EXTRACTED ENTRIES —
--- START ---

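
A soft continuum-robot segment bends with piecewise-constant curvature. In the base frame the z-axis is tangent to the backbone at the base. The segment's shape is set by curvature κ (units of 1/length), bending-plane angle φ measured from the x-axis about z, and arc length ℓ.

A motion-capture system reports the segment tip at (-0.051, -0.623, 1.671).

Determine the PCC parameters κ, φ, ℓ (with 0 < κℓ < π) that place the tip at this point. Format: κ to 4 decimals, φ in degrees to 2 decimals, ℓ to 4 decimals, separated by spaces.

ρ = √(x²+y²) = √(-0.051² + -0.623²) = 0.62508
φ = atan2(y, x) mod 360° = atan2(-0.623, -0.051) = 265.3201°
|p|² = ρ² + z² = 0.62508² + 1.671² = 3.18297
κ = 2ρ / |p|² = 2×0.62508 / 3.18297 = 0.39277
θ = 2·atan2(ρ, z) = 2·atan2(0.62508, 1.671) = 0.71592 rad
ℓ = θ/κ = 0.71592/0.39277 = 1.82277

0.3928 265.32 1.8228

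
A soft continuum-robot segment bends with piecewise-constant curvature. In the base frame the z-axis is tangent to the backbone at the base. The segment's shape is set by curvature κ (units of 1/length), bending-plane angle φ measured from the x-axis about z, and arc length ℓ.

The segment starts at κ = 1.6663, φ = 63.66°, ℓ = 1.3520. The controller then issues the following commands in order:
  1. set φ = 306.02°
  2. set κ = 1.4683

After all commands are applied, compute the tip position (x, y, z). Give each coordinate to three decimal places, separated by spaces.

initial: κ=1.6663, φ=63.66°, ℓ=1.3520
cmd 1: set φ=306.02° → (κ,φ,ℓ)=(1.6663,306.02°,1.3520) → tip=(0.5754,-0.7914,0.4659)
cmd 2: set κ=1.4683 → (κ,φ,ℓ)=(1.4683,306.02°,1.3520) → tip=(0.5618,-0.7726,0.6234)

0.562 -0.773 0.623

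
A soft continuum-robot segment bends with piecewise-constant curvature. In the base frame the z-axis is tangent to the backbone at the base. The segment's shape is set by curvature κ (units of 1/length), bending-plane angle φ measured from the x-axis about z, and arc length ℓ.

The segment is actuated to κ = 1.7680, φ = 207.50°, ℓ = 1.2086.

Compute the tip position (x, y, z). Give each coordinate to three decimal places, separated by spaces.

-0.771 -0.401 0.477

θ = κ·ℓ = 1.7680 × 1.2086 = 2.13680 rad
ρ = (1 − cos θ)/κ = (1 − -0.53627)/1.7680 = 0.86893
z = sin θ / κ = 0.84405/1.7680 = 0.47740
x = ρ cos φ = 0.86893 × cos(207.50°) = -0.77075
y = ρ sin φ = 0.86893 × sin(207.50°) = -0.40123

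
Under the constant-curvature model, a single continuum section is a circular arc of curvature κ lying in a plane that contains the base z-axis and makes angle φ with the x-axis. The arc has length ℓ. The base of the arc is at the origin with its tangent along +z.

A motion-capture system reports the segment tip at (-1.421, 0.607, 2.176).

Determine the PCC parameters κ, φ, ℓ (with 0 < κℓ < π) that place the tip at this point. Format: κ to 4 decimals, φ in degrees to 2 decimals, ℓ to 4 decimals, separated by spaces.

0.4339 156.87 2.8463

ρ = √(x²+y²) = √(-1.421² + 0.607²) = 1.54522
φ = atan2(y, x) mod 360° = atan2(0.607, -1.421) = 156.8696°
|p|² = ρ² + z² = 1.54522² + 2.176² = 7.12267
κ = 2ρ / |p|² = 2×1.54522 / 7.12267 = 0.43389
θ = 2·atan2(ρ, z) = 2·atan2(1.54522, 2.176) = 1.23497 rad
ℓ = θ/κ = 1.23497/0.43389 = 2.84629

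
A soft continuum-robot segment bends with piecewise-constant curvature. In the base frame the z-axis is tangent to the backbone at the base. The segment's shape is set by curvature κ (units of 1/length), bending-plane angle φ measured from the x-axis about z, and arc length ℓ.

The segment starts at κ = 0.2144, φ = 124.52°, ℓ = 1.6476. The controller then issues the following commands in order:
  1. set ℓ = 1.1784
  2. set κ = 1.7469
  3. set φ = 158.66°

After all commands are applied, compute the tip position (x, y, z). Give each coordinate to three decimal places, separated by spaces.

initial: κ=0.2144, φ=124.52°, ℓ=1.6476
cmd 1: set ℓ=1.1784 → (κ,φ,ℓ)=(0.2144,124.52°,1.1784) → tip=(-0.0839,0.1220,1.1659)
cmd 2: set κ=1.7469 → (κ,φ,ℓ)=(1.7469,124.52°,1.1784) → tip=(-0.4764,0.6927,0.5057)
cmd 3: set φ=158.66° → (κ,φ,ℓ)=(1.7469,158.66°,1.1784) → tip=(-0.7831,0.3059,0.5057)

-0.783 0.306 0.506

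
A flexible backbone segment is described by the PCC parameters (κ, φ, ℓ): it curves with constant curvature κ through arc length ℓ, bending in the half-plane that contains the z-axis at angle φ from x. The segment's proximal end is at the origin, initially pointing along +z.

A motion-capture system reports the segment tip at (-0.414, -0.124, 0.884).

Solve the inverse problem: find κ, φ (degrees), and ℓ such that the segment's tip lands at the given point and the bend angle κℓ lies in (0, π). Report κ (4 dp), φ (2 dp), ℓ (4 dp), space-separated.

0.8927 196.67 1.0187

ρ = √(x²+y²) = √(-0.414² + -0.124²) = 0.43217
φ = atan2(y, x) mod 360° = atan2(-0.124, -0.414) = 196.6738°
|p|² = ρ² + z² = 0.43217² + 0.884² = 0.96823
κ = 2ρ / |p|² = 2×0.43217 / 0.96823 = 0.89271
θ = 2·atan2(ρ, z) = 2·atan2(0.43217, 0.884) = 0.90943 rad
ℓ = θ/κ = 0.90943/0.89271 = 1.01873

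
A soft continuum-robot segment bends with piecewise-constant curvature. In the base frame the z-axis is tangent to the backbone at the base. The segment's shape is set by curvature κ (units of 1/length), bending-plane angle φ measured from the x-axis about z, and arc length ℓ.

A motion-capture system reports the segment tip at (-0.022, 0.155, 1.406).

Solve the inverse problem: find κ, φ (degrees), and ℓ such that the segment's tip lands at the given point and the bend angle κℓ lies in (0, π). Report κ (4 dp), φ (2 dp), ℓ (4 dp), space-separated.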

--- END ---

WHAT THIS TASK INVOLVES — Beginning at the line that holds "3. set φ = 158.66°", copy every line through the end of the entries exactly as given, and only those lines.

RESULT OF THE TASK —
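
  3. set φ = 158.66°

After all commands are applied, compute the tip position (x, y, z). Give each coordinate to three decimal places, separated by spaces.

initial: κ=0.2144, φ=124.52°, ℓ=1.6476
cmd 1: set ℓ=1.1784 → (κ,φ,ℓ)=(0.2144,124.52°,1.1784) → tip=(-0.0839,0.1220,1.1659)
cmd 2: set κ=1.7469 → (κ,φ,ℓ)=(1.7469,124.52°,1.1784) → tip=(-0.4764,0.6927,0.5057)
cmd 3: set φ=158.66° → (κ,φ,ℓ)=(1.7469,158.66°,1.1784) → tip=(-0.7831,0.3059,0.5057)

-0.783 0.306 0.506

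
A flexible backbone segment is described by the PCC parameters (κ, φ, ℓ): it curves with constant curvature κ through arc length ℓ, bending in the half-plane that contains the z-axis at angle φ from x. The segment's proximal end is at the origin, initially pointing along +z.

A motion-capture system reports the segment tip at (-0.414, -0.124, 0.884).

Solve the inverse problem: find κ, φ (degrees), and ℓ such that the segment's tip lands at the given point and the bend angle κℓ lies in (0, π). Report κ (4 dp), φ (2 dp), ℓ (4 dp), space-separated.

0.8927 196.67 1.0187

ρ = √(x²+y²) = √(-0.414² + -0.124²) = 0.43217
φ = atan2(y, x) mod 360° = atan2(-0.124, -0.414) = 196.6738°
|p|² = ρ² + z² = 0.43217² + 0.884² = 0.96823
κ = 2ρ / |p|² = 2×0.43217 / 0.96823 = 0.89271
θ = 2·atan2(ρ, z) = 2·atan2(0.43217, 0.884) = 0.90943 rad
ℓ = θ/κ = 0.90943/0.89271 = 1.01873

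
A soft continuum-robot segment bends with piecewise-constant curvature. In the base frame the z-axis is tangent to the backbone at the base. The segment's shape is set by curvature κ (units of 1/length), bending-plane angle φ measured from the x-axis about z, and arc length ℓ.

A motion-capture system reports the segment tip at (-0.022, 0.155, 1.406).

Solve the inverse problem: find κ, φ (degrees), and ℓ such that the segment's tip lands at the given point and the bend angle κℓ lies in (0, π). Report κ (4 dp), φ (2 dp), ℓ (4 dp), space-separated.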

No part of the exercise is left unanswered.